What you have to do:
From the data underneath, reproduce exactly the stretch that begins at the line with "533/687 =0.78" and ends after the line with "((3/ 8)/ (-70)+ 4/".

···

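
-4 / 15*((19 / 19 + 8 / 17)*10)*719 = -2819.61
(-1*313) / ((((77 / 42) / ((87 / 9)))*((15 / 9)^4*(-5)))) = 1470474 / 34375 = 42.78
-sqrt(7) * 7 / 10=-7 * sqrt(7) / 10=-1.85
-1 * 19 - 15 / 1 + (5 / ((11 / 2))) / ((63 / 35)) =-3316 / 99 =-33.49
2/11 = 0.18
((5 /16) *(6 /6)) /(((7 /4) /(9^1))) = 45 /28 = 1.61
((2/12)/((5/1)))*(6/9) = 1/45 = 0.02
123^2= 15129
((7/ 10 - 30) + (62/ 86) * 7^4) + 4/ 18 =6586259/ 3870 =1701.88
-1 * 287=-287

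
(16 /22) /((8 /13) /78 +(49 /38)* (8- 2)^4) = 19266 /44270435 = 0.00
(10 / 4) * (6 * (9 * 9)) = 1215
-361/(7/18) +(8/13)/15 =-928.24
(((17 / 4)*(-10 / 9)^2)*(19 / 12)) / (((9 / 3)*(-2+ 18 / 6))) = 8075 / 2916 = 2.77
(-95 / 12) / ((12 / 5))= -475 / 144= -3.30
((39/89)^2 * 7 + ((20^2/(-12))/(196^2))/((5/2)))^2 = 23513485895519929/13021075211725476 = 1.81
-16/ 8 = -2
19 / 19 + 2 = 3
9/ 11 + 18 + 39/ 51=3662/ 187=19.58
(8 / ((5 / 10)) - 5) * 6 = 66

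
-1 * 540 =-540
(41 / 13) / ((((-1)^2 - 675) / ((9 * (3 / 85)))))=-1107 / 744770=-0.00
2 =2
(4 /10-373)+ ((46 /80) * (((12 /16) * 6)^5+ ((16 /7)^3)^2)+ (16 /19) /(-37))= 81559799673761 /105865276160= 770.41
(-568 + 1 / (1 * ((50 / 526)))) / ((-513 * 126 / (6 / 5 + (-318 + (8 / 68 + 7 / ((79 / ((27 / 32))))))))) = -135452984249 / 49605048000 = -2.73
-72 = -72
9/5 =1.80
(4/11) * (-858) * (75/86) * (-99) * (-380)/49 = -208900.81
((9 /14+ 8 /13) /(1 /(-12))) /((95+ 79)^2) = -229 /459186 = -0.00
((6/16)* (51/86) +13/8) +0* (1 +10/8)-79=-77.15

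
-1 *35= -35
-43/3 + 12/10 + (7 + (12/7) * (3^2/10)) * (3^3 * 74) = 1790827/105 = 17055.50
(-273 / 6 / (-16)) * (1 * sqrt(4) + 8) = 455 / 16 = 28.44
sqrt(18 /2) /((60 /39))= 39 /20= 1.95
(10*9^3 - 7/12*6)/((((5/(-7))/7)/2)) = -714077/5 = -142815.40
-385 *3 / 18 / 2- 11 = -517 / 12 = -43.08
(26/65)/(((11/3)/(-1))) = -6/55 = -0.11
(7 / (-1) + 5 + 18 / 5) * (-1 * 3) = -24 / 5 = -4.80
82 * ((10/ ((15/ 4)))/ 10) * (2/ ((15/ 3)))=656/ 75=8.75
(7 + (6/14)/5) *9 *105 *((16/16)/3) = 2232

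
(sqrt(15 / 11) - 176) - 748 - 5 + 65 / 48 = -44527 / 48 + sqrt(165) / 11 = -926.48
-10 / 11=-0.91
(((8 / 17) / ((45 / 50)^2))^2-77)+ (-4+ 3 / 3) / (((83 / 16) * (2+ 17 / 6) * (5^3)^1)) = -76.66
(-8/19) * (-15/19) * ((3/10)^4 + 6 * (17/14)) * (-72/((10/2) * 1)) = -55141236/1579375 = -34.91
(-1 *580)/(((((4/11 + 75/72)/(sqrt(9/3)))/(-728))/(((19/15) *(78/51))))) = 524446208 *sqrt(3)/901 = 1008177.00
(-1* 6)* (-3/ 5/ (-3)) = -6/ 5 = -1.20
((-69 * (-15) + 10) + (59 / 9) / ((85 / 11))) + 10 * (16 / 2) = 861274 / 765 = 1125.85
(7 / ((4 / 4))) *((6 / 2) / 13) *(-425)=-8925 / 13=-686.54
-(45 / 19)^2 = -2025 / 361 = -5.61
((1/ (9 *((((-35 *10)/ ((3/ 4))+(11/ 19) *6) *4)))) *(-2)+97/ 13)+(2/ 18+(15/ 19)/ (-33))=9747192425/ 1291216212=7.55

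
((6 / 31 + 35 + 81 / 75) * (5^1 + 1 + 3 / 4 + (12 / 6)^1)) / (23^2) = 49196 / 81995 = 0.60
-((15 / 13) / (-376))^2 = -225 / 23892544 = -0.00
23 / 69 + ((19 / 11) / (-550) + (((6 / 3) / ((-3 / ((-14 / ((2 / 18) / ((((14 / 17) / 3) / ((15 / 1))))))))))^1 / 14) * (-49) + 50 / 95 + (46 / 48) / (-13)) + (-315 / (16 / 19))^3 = -8169303119490983909 / 156081868800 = -52339859.73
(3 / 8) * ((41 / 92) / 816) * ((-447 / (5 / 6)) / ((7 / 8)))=-54981 / 437920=-0.13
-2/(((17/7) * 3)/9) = -42/17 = -2.47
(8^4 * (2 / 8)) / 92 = 256 / 23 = 11.13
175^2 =30625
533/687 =0.78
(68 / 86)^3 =39304 / 79507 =0.49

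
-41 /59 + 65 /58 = 1457 /3422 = 0.43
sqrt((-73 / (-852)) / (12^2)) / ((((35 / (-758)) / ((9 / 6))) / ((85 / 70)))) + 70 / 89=70 / 89 - 6443 * sqrt(15549) / 834960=-0.18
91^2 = 8281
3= 3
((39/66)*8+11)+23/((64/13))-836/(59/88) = -50944573/41536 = -1226.52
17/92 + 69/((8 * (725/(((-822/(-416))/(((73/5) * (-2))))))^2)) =659245963924027/3567682589286400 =0.18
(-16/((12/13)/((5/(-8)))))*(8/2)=130/3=43.33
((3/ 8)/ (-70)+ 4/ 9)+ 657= 3313493/ 5040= 657.44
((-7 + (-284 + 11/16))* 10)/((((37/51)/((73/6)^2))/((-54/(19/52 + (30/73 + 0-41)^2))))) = 1311843253830525/67581008972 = 19411.42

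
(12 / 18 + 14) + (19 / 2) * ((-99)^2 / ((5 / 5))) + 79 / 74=10336901 / 111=93125.23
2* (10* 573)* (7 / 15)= 5348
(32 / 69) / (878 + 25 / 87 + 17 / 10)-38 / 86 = -334163353 / 757167521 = -0.44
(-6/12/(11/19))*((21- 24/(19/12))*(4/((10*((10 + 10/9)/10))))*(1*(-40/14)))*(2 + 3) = 1998/77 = 25.95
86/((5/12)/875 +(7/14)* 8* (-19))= -180600/159599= -1.13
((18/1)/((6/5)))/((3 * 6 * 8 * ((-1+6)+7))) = 5/576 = 0.01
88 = 88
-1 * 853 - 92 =-945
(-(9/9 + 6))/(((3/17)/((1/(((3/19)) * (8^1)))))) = -2261/72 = -31.40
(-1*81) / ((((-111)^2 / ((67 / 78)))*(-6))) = 67 / 71188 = 0.00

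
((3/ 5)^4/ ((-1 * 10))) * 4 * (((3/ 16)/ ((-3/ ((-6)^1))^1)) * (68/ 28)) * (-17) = 70227/ 87500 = 0.80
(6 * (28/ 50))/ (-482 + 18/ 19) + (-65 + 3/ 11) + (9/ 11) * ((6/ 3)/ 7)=-283713473/ 4398625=-64.50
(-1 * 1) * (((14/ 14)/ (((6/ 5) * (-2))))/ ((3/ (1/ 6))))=5/ 216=0.02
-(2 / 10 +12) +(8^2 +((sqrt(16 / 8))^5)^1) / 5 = 3 / 5 +4 *sqrt(2) / 5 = 1.73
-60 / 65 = -12 / 13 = -0.92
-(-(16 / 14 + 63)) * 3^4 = 36369 / 7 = 5195.57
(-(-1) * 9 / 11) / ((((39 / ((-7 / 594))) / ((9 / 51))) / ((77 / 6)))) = -49 / 87516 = -0.00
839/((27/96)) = 26848/9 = 2983.11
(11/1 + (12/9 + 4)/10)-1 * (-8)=293/15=19.53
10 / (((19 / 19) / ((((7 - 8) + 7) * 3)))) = 180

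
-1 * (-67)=67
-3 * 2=-6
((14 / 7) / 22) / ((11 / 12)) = 12 / 121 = 0.10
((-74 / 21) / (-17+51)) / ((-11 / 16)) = 0.15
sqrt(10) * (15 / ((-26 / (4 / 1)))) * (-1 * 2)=60 * sqrt(10) / 13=14.60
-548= -548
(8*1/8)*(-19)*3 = -57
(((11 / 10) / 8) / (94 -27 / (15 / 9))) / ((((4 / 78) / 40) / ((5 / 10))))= 2145 / 3112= 0.69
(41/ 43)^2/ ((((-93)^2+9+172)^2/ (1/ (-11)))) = -1681/ 1585809457100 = -0.00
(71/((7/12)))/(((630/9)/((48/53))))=20448/12985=1.57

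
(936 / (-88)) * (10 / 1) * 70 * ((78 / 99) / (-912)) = 29575 / 4598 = 6.43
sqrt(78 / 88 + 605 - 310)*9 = 9*sqrt(143209) / 22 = 154.81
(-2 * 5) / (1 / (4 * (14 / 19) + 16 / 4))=-1320 / 19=-69.47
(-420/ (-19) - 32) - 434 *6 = -49664/ 19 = -2613.89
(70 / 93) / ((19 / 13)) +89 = 158173 / 1767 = 89.51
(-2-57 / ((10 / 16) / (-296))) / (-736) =-67483 / 1840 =-36.68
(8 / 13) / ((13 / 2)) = 16 / 169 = 0.09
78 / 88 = 39 / 44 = 0.89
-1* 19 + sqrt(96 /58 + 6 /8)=-19 + 3* sqrt(899) /58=-17.45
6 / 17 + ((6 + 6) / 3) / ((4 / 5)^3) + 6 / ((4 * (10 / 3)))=11717 / 1360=8.62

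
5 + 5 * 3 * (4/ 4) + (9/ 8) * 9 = 241/ 8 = 30.12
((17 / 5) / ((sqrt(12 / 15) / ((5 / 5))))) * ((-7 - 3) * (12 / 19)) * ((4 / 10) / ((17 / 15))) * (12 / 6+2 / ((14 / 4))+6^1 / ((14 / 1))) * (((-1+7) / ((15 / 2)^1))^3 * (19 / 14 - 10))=112.49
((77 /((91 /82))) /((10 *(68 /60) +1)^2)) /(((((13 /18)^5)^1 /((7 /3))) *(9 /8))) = 4.81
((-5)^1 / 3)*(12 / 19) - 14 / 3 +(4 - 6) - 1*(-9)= 73 / 57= 1.28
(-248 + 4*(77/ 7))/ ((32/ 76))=-969/ 2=-484.50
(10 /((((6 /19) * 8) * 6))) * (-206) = -9785 /72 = -135.90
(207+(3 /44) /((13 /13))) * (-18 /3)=-27333 /22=-1242.41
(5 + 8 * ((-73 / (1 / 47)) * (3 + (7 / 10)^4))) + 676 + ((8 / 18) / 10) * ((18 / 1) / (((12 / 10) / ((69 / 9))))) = -88248.15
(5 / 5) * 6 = 6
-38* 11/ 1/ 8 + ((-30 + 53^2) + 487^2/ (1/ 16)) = 15189723/ 4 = 3797430.75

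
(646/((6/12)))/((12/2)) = 646/3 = 215.33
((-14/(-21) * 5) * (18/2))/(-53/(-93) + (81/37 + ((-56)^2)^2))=0.00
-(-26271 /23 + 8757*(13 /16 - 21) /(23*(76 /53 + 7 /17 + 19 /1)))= 10443239163 /6911776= 1510.93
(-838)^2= 702244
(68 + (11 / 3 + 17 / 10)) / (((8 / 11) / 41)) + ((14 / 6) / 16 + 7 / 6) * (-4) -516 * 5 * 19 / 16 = 256091 / 240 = 1067.05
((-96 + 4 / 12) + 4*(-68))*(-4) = 4412 / 3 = 1470.67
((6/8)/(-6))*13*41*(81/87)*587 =-8447517/232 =-36411.71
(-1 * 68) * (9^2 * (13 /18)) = -3978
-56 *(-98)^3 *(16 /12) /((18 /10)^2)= 5270675200 /243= 21690021.40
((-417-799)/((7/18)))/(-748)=5472/1309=4.18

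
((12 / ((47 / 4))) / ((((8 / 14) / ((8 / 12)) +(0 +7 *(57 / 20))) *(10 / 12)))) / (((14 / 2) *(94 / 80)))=15360 / 2144939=0.01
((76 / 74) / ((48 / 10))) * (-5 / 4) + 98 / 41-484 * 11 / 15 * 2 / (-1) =259221121 / 364080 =711.99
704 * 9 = 6336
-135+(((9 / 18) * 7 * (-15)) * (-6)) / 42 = -127.50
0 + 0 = 0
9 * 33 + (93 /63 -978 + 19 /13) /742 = 29947955 /101283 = 295.69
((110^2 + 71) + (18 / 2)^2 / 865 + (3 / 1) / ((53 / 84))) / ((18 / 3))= 93033628 / 45845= 2029.31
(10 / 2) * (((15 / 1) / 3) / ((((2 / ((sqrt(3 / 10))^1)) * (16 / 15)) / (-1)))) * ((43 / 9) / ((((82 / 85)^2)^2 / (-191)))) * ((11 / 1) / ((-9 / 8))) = -117899026609375 * sqrt(30) / 9765830016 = -66124.39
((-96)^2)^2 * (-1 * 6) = -509607936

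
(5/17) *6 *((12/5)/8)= 9/17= 0.53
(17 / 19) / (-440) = -17 / 8360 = -0.00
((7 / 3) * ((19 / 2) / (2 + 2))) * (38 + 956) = 66101 / 12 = 5508.42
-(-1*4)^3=64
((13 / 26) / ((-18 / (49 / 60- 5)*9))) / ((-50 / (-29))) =7279 / 972000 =0.01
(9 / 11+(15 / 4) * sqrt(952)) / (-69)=-5 * sqrt(238) / 46-3 / 253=-1.69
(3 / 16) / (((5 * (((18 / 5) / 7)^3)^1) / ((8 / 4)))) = 8575 / 15552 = 0.55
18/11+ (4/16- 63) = -2689/44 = -61.11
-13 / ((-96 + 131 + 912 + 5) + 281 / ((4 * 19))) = -988 / 72633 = -0.01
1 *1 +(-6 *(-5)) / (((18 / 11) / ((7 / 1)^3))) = 18868 / 3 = 6289.33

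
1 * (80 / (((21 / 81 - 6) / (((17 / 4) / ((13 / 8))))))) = -14688 / 403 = -36.45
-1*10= -10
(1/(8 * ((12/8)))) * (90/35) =3/14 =0.21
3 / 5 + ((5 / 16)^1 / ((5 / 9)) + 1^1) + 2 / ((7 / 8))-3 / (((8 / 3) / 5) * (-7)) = 2941 / 560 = 5.25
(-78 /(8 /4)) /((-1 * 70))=39 /70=0.56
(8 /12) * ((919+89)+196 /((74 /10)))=76552 /111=689.66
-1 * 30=-30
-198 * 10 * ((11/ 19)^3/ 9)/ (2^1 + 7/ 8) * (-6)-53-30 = 961529/ 157757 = 6.10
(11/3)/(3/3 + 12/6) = 11/9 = 1.22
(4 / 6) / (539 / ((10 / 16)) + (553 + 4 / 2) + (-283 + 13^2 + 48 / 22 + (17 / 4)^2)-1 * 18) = 1760 / 3446901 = 0.00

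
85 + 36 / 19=1651 / 19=86.89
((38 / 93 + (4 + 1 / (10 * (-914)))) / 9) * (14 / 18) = 26231149 / 68851620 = 0.38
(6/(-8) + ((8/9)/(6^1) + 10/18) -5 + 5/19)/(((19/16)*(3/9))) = -39260/3249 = -12.08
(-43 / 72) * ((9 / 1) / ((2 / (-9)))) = 387 / 16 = 24.19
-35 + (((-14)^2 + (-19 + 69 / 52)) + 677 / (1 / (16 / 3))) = 3753.99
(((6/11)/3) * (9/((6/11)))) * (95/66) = 95/22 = 4.32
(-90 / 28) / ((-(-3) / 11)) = -165 / 14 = -11.79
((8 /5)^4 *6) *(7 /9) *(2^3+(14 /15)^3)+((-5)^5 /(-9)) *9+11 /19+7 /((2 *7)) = 816538614443 /240468750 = 3395.61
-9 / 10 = -0.90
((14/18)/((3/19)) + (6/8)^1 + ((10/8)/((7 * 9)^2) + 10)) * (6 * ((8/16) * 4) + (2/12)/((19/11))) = 12257143/64638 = 189.63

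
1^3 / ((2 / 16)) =8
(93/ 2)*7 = 651/ 2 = 325.50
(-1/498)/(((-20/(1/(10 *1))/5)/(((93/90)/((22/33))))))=31/398400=0.00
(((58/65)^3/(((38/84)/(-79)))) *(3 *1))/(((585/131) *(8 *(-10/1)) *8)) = 1766812327/13566475000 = 0.13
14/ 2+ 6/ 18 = 22/ 3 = 7.33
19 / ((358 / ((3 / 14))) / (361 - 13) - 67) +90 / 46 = 616473 / 373382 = 1.65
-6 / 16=-3 / 8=-0.38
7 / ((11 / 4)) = 28 / 11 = 2.55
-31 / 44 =-0.70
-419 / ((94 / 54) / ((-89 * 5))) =5034285 / 47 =107112.45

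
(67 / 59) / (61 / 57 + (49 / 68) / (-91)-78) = -3375996 / 228727601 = -0.01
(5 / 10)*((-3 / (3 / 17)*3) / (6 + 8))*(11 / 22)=-51 / 56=-0.91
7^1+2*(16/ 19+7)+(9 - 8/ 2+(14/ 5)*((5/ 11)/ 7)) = 27.87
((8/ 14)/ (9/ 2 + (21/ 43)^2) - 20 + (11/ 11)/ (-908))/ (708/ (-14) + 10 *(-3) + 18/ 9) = 442843057/ 1750197240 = 0.25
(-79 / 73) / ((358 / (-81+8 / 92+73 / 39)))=2800550 / 11721099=0.24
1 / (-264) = -1 / 264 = -0.00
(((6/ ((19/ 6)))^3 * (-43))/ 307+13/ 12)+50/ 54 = 240269257/ 227417004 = 1.06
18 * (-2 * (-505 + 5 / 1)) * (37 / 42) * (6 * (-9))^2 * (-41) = -13270716000 / 7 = -1895816571.43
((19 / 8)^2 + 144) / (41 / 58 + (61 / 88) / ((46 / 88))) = 6387859 / 86784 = 73.61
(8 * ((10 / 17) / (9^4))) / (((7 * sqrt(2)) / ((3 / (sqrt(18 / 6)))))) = 40 * sqrt(6) / 780759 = 0.00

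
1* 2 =2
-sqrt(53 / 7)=-sqrt(371) / 7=-2.75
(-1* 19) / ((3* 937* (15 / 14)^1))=-266 / 42165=-0.01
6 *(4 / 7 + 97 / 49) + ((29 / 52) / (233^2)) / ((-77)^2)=256189791029 / 16737733012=15.31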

···

Answer box:
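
533/687 =0.78
(68 / 86)^3 =39304 / 79507 =0.49

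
-41 /59 + 65 /58 = 1457 /3422 = 0.43
sqrt((-73 / (-852)) / (12^2)) / ((((35 / (-758)) / ((9 / 6))) / ((85 / 70)))) + 70 / 89=70 / 89 - 6443 * sqrt(15549) / 834960=-0.18
91^2 = 8281
3= 3
((39/66)*8+11)+23/((64/13))-836/(59/88) = -50944573/41536 = -1226.52
17/92 + 69/((8 * (725/(((-822/(-416))/(((73/5) * (-2))))))^2)) =659245963924027/3567682589286400 =0.18
(-16/((12/13)/((5/(-8)))))*(8/2)=130/3=43.33
((3/ 8)/ (-70)+ 4/ 9)+ 657= 3313493/ 5040= 657.44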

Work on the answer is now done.